▸ AIM OF THE EXERCISE
Every line below containing the word "raises" should be found and copied.

(SOURCE INFORMATION begins)

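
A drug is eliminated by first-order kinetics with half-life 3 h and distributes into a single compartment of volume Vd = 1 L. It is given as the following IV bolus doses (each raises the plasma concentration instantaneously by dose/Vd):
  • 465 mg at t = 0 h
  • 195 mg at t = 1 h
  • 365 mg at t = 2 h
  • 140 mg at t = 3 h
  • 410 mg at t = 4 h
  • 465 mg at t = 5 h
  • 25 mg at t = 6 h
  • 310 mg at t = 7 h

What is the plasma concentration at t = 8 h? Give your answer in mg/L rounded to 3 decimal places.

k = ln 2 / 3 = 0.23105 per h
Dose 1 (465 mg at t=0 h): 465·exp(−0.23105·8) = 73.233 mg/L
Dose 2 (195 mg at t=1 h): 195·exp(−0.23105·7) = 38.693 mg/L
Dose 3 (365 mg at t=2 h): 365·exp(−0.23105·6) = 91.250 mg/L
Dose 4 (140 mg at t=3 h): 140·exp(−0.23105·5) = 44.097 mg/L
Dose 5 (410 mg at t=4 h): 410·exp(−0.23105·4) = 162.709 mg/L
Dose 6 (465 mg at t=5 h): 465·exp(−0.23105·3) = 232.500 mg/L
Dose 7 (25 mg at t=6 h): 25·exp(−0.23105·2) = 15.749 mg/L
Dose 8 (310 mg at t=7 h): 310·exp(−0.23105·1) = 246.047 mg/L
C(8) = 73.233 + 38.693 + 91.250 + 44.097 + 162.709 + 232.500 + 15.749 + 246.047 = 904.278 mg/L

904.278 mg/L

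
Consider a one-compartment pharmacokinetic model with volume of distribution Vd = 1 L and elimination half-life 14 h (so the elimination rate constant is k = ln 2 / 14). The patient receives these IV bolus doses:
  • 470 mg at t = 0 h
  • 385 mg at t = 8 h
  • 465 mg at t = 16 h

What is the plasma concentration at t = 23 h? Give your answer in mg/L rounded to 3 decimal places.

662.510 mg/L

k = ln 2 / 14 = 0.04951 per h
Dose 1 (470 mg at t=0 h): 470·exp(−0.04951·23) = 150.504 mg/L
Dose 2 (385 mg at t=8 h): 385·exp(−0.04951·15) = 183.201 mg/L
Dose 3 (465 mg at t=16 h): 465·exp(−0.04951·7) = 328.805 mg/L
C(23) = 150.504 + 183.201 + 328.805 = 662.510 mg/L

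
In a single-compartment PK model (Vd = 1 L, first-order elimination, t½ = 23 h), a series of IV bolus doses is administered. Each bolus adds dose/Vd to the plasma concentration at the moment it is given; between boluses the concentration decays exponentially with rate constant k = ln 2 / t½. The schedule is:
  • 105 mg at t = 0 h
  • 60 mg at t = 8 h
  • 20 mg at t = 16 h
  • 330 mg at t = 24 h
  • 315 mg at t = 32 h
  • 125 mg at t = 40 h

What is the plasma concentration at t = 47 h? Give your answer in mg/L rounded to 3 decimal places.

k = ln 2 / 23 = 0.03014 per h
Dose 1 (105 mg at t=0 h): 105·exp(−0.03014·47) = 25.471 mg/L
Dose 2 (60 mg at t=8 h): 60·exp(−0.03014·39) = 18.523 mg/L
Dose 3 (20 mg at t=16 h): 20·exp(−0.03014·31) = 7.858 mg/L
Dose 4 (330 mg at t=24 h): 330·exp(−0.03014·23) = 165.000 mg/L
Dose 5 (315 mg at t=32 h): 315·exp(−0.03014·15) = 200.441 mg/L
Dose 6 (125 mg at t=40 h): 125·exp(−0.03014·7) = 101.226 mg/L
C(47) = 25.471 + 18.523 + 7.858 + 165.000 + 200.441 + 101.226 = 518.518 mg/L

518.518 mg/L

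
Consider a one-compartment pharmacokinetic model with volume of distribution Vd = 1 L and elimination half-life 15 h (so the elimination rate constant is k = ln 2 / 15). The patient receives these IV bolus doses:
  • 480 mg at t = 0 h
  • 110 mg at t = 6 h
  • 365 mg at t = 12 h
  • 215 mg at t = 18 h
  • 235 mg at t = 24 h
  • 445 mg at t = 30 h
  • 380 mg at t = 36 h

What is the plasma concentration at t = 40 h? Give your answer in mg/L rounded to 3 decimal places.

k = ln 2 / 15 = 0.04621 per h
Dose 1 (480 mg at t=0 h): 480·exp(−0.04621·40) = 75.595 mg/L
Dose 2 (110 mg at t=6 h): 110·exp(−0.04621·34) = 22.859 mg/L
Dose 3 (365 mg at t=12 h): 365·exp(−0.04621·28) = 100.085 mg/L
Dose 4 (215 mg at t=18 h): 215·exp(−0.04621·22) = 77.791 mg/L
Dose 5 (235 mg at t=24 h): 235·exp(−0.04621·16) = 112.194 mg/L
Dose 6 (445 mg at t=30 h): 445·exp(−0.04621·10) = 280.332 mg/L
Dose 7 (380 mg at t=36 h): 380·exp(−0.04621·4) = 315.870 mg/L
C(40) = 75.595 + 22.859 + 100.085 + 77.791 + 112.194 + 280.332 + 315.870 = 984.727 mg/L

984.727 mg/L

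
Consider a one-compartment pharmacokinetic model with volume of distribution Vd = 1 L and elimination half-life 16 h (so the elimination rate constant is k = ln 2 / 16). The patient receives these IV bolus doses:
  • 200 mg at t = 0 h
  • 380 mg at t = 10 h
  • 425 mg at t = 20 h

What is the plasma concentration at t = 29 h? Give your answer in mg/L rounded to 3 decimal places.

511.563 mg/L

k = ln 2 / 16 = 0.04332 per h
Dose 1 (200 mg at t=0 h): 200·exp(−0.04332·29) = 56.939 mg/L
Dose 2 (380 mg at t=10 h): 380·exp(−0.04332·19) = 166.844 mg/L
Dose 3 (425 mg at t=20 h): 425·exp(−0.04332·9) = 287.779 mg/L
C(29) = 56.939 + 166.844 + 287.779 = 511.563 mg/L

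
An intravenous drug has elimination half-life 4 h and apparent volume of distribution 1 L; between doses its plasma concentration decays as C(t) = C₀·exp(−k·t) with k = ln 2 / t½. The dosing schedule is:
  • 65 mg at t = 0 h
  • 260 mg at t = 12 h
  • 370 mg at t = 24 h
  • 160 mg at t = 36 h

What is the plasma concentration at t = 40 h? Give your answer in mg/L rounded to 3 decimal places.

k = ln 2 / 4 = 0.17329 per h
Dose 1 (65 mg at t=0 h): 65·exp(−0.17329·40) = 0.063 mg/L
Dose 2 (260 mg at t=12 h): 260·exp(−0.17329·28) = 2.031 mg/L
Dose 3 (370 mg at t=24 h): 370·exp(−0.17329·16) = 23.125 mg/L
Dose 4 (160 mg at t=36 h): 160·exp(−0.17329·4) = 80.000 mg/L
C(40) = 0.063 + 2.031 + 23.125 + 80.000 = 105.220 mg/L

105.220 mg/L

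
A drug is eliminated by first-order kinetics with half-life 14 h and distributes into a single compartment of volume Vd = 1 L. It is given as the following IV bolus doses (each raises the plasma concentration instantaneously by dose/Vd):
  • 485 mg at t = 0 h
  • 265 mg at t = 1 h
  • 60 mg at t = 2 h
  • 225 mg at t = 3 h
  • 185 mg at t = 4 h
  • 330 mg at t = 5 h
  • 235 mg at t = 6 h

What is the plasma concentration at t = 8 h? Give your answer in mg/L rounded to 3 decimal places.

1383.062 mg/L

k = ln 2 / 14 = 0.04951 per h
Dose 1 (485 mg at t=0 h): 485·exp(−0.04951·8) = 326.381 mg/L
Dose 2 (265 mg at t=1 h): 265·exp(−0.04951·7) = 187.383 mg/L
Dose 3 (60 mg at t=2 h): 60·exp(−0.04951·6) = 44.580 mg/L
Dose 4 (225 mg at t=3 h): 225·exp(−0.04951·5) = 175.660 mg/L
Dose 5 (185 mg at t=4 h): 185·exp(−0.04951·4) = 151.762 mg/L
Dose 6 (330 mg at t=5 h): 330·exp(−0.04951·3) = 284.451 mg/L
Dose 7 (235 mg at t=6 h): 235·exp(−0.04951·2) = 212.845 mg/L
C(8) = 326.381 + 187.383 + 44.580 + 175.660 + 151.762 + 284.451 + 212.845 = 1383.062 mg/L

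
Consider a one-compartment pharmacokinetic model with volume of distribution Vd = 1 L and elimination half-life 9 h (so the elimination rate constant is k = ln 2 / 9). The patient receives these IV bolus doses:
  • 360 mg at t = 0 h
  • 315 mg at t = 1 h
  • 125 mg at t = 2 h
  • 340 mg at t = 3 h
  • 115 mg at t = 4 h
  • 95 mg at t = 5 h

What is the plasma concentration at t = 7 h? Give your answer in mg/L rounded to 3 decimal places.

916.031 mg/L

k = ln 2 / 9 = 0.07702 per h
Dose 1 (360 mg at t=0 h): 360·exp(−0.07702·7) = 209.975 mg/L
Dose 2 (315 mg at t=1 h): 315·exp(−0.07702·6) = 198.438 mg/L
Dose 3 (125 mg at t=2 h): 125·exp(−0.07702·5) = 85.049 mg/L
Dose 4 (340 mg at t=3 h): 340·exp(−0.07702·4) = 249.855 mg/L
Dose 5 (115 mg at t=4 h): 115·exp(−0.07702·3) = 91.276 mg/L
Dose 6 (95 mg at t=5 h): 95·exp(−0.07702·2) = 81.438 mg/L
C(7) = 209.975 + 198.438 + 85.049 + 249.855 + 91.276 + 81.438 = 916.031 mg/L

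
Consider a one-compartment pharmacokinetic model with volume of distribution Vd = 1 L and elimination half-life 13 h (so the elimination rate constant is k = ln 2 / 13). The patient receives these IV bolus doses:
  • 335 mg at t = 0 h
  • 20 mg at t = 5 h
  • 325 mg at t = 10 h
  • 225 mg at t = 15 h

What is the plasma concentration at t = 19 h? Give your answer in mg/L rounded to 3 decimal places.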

(SOURCE INFORMATION ends)

▸ EXERCISE SOLUTION
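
A drug is eliminated by first-order kinetics with half-life 3 h and distributes into a single compartment of volume Vd = 1 L. It is given as the following IV bolus doses (each raises the plasma concentration instantaneously by dose/Vd):
A drug is eliminated by first-order kinetics with half-life 14 h and distributes into a single compartment of volume Vd = 1 L. It is given as the following IV bolus doses (each raises the plasma concentration instantaneously by dose/Vd):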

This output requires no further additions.